→ TASK GOAL
Each entry in the block below needs to be copied out exactly.

(Stored items)

Content starts

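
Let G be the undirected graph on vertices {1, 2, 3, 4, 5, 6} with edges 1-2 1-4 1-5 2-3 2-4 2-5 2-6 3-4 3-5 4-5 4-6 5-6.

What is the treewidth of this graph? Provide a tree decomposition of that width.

Treewidth 3.
One such decomposition:
Bags: B1 = {2, 3, 4, 5}  B2 = {1, 2, 4, 5}  B3 = {2, 4, 5, 6}
Tree: B1–B2, B1–B3

Every bag has size at most 4, so the width is 4 − 1 = 3 and tw(G) ≤ 3. Conversely, {1, 2, 4, 5} is a clique of size 4, and the vertices of any clique must share a bag in every tree decomposition; so some bag has ≥ 4 vertices and tw(G) ≥ 3. Combining the bounds, tw(G) = 3.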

Content ends

→ TASK ANSWER
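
Let G be the undirected graph on vertices {1, 2, 3, 4, 5, 6} with edges 1-2 1-4 1-5 2-3 2-4 2-5 2-6 3-4 3-5 4-5 4-6 5-6.

What is the treewidth of this graph? Provide a tree decomposition of that width.

Treewidth 3.
One such decomposition:
Bags: B1 = {2, 3, 4, 5}  B2 = {1, 2, 4, 5}  B3 = {2, 4, 5, 6}
Tree: B1–B2, B1–B3

Every bag has size at most 4, so the width is 4 − 1 = 3 and tw(G) ≤ 3. Conversely, {1, 2, 4, 5} is a clique of size 4, and the vertices of any clique must share a bag in every tree decomposition; so some bag has ≥ 4 vertices and tw(G) ≥ 3. Combining the bounds, tw(G) = 3.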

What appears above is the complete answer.